(Collected data)
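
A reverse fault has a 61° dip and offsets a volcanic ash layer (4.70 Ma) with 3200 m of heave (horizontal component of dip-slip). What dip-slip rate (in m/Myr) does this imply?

1400 m/Myr

dip-slip = heave / cos(dip) = 3200 m / cos(61°) = 6601 m
rate = 6601 m / 4.70 Ma = 0.00140 m/yr = 1400 m/Myr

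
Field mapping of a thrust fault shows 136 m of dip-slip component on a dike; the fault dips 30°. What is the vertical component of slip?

68 m

throw = dip-slip × sin(dip) = 136 m × sin(30°) = 68 m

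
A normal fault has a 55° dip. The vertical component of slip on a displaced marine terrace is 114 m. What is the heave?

79.8 m

heave = throw / tan(dip) = 114 / tan(55°) = 79.8 m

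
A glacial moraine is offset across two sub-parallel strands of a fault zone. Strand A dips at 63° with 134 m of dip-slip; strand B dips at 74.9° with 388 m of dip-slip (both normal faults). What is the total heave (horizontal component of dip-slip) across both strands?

162 m

heave_A = 134 × cos(63°) = 60.83 m
heave_B = 388 × cos(74.9°) = 101.1 m
total = 60.83 + 101.1 = 162 m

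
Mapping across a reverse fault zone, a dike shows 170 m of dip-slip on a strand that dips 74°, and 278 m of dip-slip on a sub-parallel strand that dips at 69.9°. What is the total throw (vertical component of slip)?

424 m

throw_A = 170 × sin(74°) = 163.4 m
throw_B = 278 × sin(69.9°) = 261.1 m
total = 163.4 + 261.1 = 424 m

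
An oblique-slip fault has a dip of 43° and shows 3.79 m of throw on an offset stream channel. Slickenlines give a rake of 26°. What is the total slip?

12.7 m

dip-slip = throw / sin(dip) = 3.79 / sin(43°) = 5.557 m
net slip = dip-slip / sin(rake) = 5.557 / sin(26°) = 12.7 m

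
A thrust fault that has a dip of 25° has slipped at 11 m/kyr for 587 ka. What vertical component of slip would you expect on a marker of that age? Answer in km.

dip-slip = rate × time = 11 m/kyr × 587 ka = 6457 m
throw = dip-slip × sin(dip) = 6457 × sin(25°) = 2730 m = 2.73 km

2.73 km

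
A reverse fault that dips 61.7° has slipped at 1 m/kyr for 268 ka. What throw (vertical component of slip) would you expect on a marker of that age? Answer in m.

dip-slip = rate × time = 1 m/kyr × 268 ka = 268 m
throw = dip-slip × sin(dip) = 268 × sin(61.7°) = 236 m

236 m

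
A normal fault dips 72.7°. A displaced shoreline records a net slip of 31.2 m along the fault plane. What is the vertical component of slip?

throw = dip-slip × sin(dip) = 31.2 m × sin(72.7°) = 29.8 m

29.8 m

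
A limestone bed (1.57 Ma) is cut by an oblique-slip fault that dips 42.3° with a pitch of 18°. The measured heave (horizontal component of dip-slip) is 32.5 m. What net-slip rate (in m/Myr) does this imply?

dip-slip = heave / cos(dip) = 32.5 / cos(42.3°) = 43.94 m
net slip = dip-slip / sin(rake) = 43.94 / sin(18°) = 142.2 m
rate = 142.2 m / 1.57 Ma = 0.0000906 m/yr = 90.6 m/Myr

90.6 m/Myr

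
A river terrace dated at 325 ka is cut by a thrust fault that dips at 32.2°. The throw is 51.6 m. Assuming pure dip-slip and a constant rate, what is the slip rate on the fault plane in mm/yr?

0.298 mm/yr

dip-slip = throw / sin(dip) = 51.6 m / sin(32.2°) = 96.83 m
rate = 96.83 m / 325 ka = 0.000298 m/yr = 0.298 mm/yr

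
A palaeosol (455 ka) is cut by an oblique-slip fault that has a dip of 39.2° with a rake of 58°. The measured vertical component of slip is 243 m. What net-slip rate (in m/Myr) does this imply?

996 m/Myr

dip-slip = throw / sin(dip) = 243 / sin(39.2°) = 384.5 m
net slip = dip-slip / sin(rake) = 384.5 / sin(58°) = 453.4 m
rate = 453.4 m / 455 ka = 0.000996 m/yr = 996 m/Myr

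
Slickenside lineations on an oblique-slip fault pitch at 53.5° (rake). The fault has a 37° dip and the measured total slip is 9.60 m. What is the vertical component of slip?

dip-slip = net slip × sin(rake) = 9.60 m × sin(53.5°) = 7.717 m
throw = dip-slip × sin(dip) = 7.717 × sin(37°) = 4.64 m

4.64 m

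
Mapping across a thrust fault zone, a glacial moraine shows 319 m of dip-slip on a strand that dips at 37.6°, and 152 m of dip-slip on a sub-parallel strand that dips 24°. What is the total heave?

392 m

heave_A = 319 × cos(37.6°) = 252.7 m
heave_B = 152 × cos(24°) = 138.9 m
total = 252.7 + 138.9 = 392 m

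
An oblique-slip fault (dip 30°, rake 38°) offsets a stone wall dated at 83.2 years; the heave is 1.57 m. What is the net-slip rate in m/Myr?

dip-slip = heave / cos(dip) = 1.57 / cos(30°) = 1.813 m
net slip = dip-slip / sin(rake) = 1.813 / sin(38°) = 2.945 m
rate = 2.945 m / 83.2 years = 0.0354 m/yr = 35400 m/Myr

35400 m/Myr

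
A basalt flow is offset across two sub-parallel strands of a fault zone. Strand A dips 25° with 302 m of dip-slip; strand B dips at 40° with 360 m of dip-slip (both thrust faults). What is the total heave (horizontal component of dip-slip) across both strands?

heave_A = 302 × cos(25°) = 273.7 m
heave_B = 360 × cos(40°) = 275.8 m
total = 273.7 + 275.8 = 549 m

549 m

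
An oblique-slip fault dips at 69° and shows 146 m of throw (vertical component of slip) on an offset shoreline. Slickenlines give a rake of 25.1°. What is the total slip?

369 m

dip-slip = throw / sin(dip) = 146 / sin(69°) = 156.4 m
net slip = dip-slip / sin(rake) = 156.4 / sin(25.1°) = 369 m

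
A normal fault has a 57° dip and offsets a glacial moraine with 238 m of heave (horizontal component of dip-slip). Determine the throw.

throw = heave × tan(dip) = 238 × tan(57°) = 366 m

366 m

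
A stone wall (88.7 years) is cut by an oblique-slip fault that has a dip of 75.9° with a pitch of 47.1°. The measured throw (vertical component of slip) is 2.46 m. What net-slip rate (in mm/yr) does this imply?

dip-slip = throw / sin(dip) = 2.46 / sin(75.9°) = 2.536 m
net slip = dip-slip / sin(rake) = 2.536 / sin(47.1°) = 3.462 m
rate = 3.462 m / 88.7 years = 0.0390 m/yr = 39 mm/yr

39 mm/yr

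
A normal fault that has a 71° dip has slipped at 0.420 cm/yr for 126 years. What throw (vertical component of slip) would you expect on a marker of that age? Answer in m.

0.500 m

dip-slip = rate × time = 0.420 cm/yr × 126 years = 0.5292 m
throw = dip-slip × sin(dip) = 0.5292 × sin(71°) = 0.500 m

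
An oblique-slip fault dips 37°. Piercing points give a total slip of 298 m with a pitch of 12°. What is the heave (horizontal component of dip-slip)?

dip-slip = net slip × sin(rake) = 298 m × sin(12°) = 61.96 m
heave = dip-slip × cos(dip) = 61.96 × cos(37°) = 49.5 m

49.5 m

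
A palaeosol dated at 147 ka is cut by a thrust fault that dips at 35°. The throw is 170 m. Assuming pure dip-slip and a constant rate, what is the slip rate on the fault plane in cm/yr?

0.202 cm/yr

dip-slip = throw / sin(dip) = 170 m / sin(35°) = 296.4 m
rate = 296.4 m / 147 ka = 0.00202 m/yr = 0.202 cm/yr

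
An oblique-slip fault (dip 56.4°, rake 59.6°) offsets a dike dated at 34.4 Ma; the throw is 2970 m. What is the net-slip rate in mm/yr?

0.120 mm/yr

dip-slip = throw / sin(dip) = 2970 / sin(56.4°) = 3566 m
net slip = dip-slip / sin(rake) = 3566 / sin(59.6°) = 4134 m
rate = 4134 m / 34.4 Ma = 0.000120 m/yr = 0.120 mm/yr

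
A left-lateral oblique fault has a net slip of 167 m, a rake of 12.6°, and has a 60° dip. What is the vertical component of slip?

31.5 m

dip-slip = net slip × sin(rake) = 167 m × sin(12.6°) = 36.43 m
throw = dip-slip × sin(dip) = 36.43 × sin(60°) = 31.5 m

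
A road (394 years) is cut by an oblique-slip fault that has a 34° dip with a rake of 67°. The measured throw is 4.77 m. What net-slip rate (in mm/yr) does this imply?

23.5 mm/yr

dip-slip = throw / sin(dip) = 4.77 / sin(34°) = 8.530 m
net slip = dip-slip / sin(rake) = 8.530 / sin(67°) = 9.267 m
rate = 9.267 m / 394 years = 0.0235 m/yr = 23.5 mm/yr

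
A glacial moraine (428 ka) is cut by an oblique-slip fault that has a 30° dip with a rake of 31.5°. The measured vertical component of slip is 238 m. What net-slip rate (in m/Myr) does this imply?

dip-slip = throw / sin(dip) = 238 / sin(30°) = 476 m
net slip = dip-slip / sin(rake) = 476 / sin(31.5°) = 911 m
rate = 911 m / 428 ka = 0.00213 m/yr = 2130 m/Myr

2130 m/Myr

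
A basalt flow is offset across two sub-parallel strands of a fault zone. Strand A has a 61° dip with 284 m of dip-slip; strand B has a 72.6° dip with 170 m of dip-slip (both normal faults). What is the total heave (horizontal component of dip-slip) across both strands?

heave_A = 284 × cos(61°) = 137.7 m
heave_B = 170 × cos(72.6°) = 50.84 m
total = 137.7 + 50.84 = 189 m

189 m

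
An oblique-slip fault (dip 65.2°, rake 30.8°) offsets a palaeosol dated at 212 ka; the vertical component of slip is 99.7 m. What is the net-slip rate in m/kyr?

1.01 m/kyr

dip-slip = throw / sin(dip) = 99.7 / sin(65.2°) = 109.8 m
net slip = dip-slip / sin(rake) = 109.8 / sin(30.8°) = 214.5 m
rate = 214.5 m / 212 ka = 0.00101 m/yr = 1.01 m/kyr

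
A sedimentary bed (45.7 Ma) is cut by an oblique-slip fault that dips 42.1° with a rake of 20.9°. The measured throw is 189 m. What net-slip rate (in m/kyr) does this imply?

dip-slip = throw / sin(dip) = 189 / sin(42.1°) = 281.9 m
net slip = dip-slip / sin(rake) = 281.9 / sin(20.9°) = 790.2 m
rate = 790.2 m / 45.7 Ma = 0.0000173 m/yr = 0.0173 m/kyr

0.0173 m/kyr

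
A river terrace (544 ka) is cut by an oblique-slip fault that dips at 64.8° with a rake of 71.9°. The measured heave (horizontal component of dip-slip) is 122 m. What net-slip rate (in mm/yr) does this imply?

0.554 mm/yr

dip-slip = heave / cos(dip) = 122 / cos(64.8°) = 286.5 m
net slip = dip-slip / sin(rake) = 286.5 / sin(71.9°) = 301.5 m
rate = 301.5 m / 544 ka = 0.000554 m/yr = 0.554 mm/yr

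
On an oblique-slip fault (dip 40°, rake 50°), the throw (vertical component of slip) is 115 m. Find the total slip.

234 m

dip-slip = throw / sin(dip) = 115 / sin(40°) = 178.9 m
net slip = dip-slip / sin(rake) = 178.9 / sin(50°) = 234 m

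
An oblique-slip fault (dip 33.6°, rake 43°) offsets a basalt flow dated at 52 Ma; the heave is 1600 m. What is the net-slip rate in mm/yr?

0.0542 mm/yr

dip-slip = heave / cos(dip) = 1600 / cos(33.6°) = 1921 m
net slip = dip-slip / sin(rake) = 1921 / sin(43°) = 2817 m
rate = 2817 m / 52 Ma = 0.0000542 m/yr = 0.0542 mm/yr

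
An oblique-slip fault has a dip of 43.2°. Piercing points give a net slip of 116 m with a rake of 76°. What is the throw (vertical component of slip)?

dip-slip = net slip × sin(rake) = 116 m × sin(76°) = 112.6 m
throw = dip-slip × sin(dip) = 112.6 × sin(43.2°) = 77 m

77 m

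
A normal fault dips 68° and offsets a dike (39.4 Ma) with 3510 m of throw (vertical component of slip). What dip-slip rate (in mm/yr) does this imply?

0.0961 mm/yr

dip-slip = throw / sin(dip) = 3510 m / sin(68°) = 3786 m
rate = 3786 m / 39.4 Ma = 0.0000961 m/yr = 0.0961 mm/yr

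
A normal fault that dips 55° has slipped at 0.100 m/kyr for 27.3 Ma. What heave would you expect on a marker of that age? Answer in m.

1570 m

dip-slip = rate × time = 0.100 m/kyr × 27.3 Ma = 2730 m
heave = dip-slip × cos(dip) = 2730 × cos(55°) = 1570 m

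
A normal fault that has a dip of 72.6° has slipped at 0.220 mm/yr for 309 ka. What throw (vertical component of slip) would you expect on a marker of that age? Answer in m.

64.9 m

dip-slip = rate × time = 0.220 mm/yr × 309 ka = 67.98 m
throw = dip-slip × sin(dip) = 67.98 × sin(72.6°) = 64.9 m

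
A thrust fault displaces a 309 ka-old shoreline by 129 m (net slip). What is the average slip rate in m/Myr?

417 m/Myr

rate = 129 m / 309 ka = 0.000417 m/yr = 417 m/Myr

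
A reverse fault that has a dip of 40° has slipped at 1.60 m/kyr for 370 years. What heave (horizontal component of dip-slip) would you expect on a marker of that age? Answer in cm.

dip-slip = rate × time = 1.60 m/kyr × 370 years = 0.5920 m
heave = dip-slip × cos(dip) = 0.5920 × cos(40°) = 0.453 m = 45.3 cm

45.3 cm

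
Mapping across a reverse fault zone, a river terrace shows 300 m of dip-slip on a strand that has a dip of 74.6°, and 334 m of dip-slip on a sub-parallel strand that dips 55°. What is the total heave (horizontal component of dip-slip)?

heave_A = 300 × cos(74.6°) = 79.67 m
heave_B = 334 × cos(55°) = 191.6 m
total = 79.67 + 191.6 = 271 m

271 m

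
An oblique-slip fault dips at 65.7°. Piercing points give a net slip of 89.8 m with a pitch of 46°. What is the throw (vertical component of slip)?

dip-slip = net slip × sin(rake) = 89.8 m × sin(46°) = 64.60 m
throw = dip-slip × sin(dip) = 64.60 × sin(65.7°) = 58.9 m

58.9 m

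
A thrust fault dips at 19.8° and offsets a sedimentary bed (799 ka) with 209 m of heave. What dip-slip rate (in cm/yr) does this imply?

dip-slip = heave / cos(dip) = 209 m / cos(19.8°) = 222.1 m
rate = 222.1 m / 799 ka = 0.000278 m/yr = 0.0278 cm/yr

0.0278 cm/yr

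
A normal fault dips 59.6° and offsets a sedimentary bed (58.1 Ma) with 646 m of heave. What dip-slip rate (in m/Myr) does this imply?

dip-slip = heave / cos(dip) = 646 m / cos(59.6°) = 1277 m
rate = 1277 m / 58.1 Ma = 0.0000220 m/yr = 22 m/Myr

22 m/Myr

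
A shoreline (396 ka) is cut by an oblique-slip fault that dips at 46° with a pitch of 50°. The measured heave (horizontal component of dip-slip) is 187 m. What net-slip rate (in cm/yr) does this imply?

dip-slip = heave / cos(dip) = 187 / cos(46°) = 269.2 m
net slip = dip-slip / sin(rake) = 269.2 / sin(50°) = 351.4 m
rate = 351.4 m / 396 ka = 0.000887 m/yr = 0.0887 cm/yr

0.0887 cm/yr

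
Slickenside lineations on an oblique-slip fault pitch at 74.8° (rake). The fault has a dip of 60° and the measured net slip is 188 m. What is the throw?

dip-slip = net slip × sin(rake) = 188 m × sin(74.8°) = 181.4 m
throw = dip-slip × sin(dip) = 181.4 × sin(60°) = 157 m

157 m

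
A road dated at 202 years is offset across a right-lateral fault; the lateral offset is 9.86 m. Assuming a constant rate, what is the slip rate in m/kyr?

48.8 m/kyr

rate = 9.86 m / 202 years = 0.0488 m/yr = 48.8 m/kyr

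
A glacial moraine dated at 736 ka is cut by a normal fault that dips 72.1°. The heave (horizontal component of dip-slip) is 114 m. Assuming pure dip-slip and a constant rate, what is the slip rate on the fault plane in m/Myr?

504 m/Myr

dip-slip = heave / cos(dip) = 114 m / cos(72.1°) = 370.9 m
rate = 370.9 m / 736 ka = 0.000504 m/yr = 504 m/Myr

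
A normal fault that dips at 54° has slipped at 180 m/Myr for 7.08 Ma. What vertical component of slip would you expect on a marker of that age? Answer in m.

dip-slip = rate × time = 180 m/Myr × 7.08 Ma = 1274 m
throw = dip-slip × sin(dip) = 1274 × sin(54°) = 1030 m

1030 m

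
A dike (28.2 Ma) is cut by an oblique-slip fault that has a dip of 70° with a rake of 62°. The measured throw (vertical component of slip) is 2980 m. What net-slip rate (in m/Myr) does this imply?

dip-slip = throw / sin(dip) = 2980 / sin(70°) = 3171 m
net slip = dip-slip / sin(rake) = 3171 / sin(62°) = 3592 m
rate = 3592 m / 28.2 Ma = 0.000127 m/yr = 127 m/Myr

127 m/Myr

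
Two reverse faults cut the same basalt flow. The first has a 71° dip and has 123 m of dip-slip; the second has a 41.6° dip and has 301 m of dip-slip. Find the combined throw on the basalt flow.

316 m

throw_A = 123 × sin(71°) = 116.3 m
throw_B = 301 × sin(41.6°) = 199.8 m
total = 116.3 + 199.8 = 316 m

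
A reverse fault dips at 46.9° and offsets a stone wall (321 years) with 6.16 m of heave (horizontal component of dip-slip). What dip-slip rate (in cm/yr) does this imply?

dip-slip = heave / cos(dip) = 6.16 m / cos(46.9°) = 9.015 m
rate = 9.015 m / 321 years = 0.0281 m/yr = 2.81 cm/yr

2.81 cm/yr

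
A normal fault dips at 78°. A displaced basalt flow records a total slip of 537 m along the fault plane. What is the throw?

throw = dip-slip × sin(dip) = 537 m × sin(78°) = 525 m

525 m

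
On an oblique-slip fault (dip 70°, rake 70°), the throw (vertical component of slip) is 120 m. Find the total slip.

136 m

dip-slip = throw / sin(dip) = 120 / sin(70°) = 127.7 m
net slip = dip-slip / sin(rake) = 127.7 / sin(70°) = 136 m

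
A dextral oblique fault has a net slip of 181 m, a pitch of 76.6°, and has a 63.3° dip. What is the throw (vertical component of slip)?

157 m

dip-slip = net slip × sin(rake) = 181 m × sin(76.6°) = 176.1 m
throw = dip-slip × sin(dip) = 176.1 × sin(63.3°) = 157 m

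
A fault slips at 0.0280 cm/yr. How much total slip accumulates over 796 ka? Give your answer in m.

slip = rate × time = 0.0280 cm/yr × 796 ka = 223 m

223 m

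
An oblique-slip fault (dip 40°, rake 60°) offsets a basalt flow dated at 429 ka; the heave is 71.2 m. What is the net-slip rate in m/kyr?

0.250 m/kyr

dip-slip = heave / cos(dip) = 71.2 / cos(40°) = 92.94 m
net slip = dip-slip / sin(rake) = 92.94 / sin(60°) = 107.3 m
rate = 107.3 m / 429 ka = 0.000250 m/yr = 0.250 m/kyr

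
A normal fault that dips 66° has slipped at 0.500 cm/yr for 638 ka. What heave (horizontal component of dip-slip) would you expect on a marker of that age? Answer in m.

dip-slip = rate × time = 0.500 cm/yr × 638 ka = 3190 m
heave = dip-slip × cos(dip) = 3190 × cos(66°) = 1300 m

1300 m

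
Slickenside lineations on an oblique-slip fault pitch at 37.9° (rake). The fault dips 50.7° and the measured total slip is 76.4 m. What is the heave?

dip-slip = net slip × sin(rake) = 76.4 m × sin(37.9°) = 46.93 m
heave = dip-slip × cos(dip) = 46.93 × cos(50.7°) = 29.7 m

29.7 m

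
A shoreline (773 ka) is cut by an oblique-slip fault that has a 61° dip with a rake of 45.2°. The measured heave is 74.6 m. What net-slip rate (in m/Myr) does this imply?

dip-slip = heave / cos(dip) = 74.6 / cos(61°) = 153.9 m
net slip = dip-slip / sin(rake) = 153.9 / sin(45.2°) = 216.9 m
rate = 216.9 m / 773 ka = 0.000281 m/yr = 281 m/Myr

281 m/Myr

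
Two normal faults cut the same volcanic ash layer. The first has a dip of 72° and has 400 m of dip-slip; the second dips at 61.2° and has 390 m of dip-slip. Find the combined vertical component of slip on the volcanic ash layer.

722 m

throw_A = 400 × sin(72°) = 380.4 m
throw_B = 390 × sin(61.2°) = 341.8 m
total = 380.4 + 341.8 = 722 m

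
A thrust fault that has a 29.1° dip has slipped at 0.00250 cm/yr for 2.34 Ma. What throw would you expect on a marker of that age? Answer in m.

dip-slip = rate × time = 0.00250 cm/yr × 2.34 Ma = 58.50 m
throw = dip-slip × sin(dip) = 58.50 × sin(29.1°) = 28.5 m

28.5 m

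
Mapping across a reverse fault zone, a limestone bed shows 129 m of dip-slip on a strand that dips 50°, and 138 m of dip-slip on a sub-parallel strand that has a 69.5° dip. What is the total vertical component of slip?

throw_A = 129 × sin(50°) = 98.82 m
throw_B = 138 × sin(69.5°) = 129.3 m
total = 98.82 + 129.3 = 228 m

228 m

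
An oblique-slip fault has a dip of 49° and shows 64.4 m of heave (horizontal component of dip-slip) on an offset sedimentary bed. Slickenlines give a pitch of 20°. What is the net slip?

287 m

dip-slip = heave / cos(dip) = 64.4 / cos(49°) = 98.16 m
net slip = dip-slip / sin(rake) = 98.16 / sin(20°) = 287 m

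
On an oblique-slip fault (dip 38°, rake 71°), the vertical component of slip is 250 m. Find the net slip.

429 m

dip-slip = throw / sin(dip) = 250 / sin(38°) = 406.1 m
net slip = dip-slip / sin(rake) = 406.1 / sin(71°) = 429 m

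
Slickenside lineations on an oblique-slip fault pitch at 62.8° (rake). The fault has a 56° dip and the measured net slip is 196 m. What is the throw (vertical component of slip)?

145 m

dip-slip = net slip × sin(rake) = 196 m × sin(62.8°) = 174.3 m
throw = dip-slip × sin(dip) = 174.3 × sin(56°) = 145 m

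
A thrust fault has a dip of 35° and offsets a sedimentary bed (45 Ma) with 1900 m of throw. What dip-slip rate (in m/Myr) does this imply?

73.6 m/Myr

dip-slip = throw / sin(dip) = 1900 m / sin(35°) = 3313 m
rate = 3313 m / 45 Ma = 0.0000736 m/yr = 73.6 m/Myr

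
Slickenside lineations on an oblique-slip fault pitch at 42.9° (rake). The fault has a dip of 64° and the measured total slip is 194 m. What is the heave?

dip-slip = net slip × sin(rake) = 194 m × sin(42.9°) = 132.1 m
heave = dip-slip × cos(dip) = 132.1 × cos(64°) = 57.9 m

57.9 m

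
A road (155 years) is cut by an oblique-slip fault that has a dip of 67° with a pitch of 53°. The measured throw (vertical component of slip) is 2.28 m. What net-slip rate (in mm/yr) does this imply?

20 mm/yr

dip-slip = throw / sin(dip) = 2.28 / sin(67°) = 2.477 m
net slip = dip-slip / sin(rake) = 2.477 / sin(53°) = 3.101 m
rate = 3.101 m / 155 years = 0.0200 m/yr = 20 mm/yr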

▸ **Directions for this task**: All lines from the one containing "A road (155" down to the final line above are to be restated word for word; leave out the rest.

▸ **Answer section**:
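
A road (155 years) is cut by an oblique-slip fault that has a dip of 67° with a pitch of 53°. The measured throw (vertical component of slip) is 2.28 m. What net-slip rate (in mm/yr) does this imply?

20 mm/yr

dip-slip = throw / sin(dip) = 2.28 / sin(67°) = 2.477 m
net slip = dip-slip / sin(rake) = 2.477 / sin(53°) = 3.101 m
rate = 3.101 m / 155 years = 0.0200 m/yr = 20 mm/yr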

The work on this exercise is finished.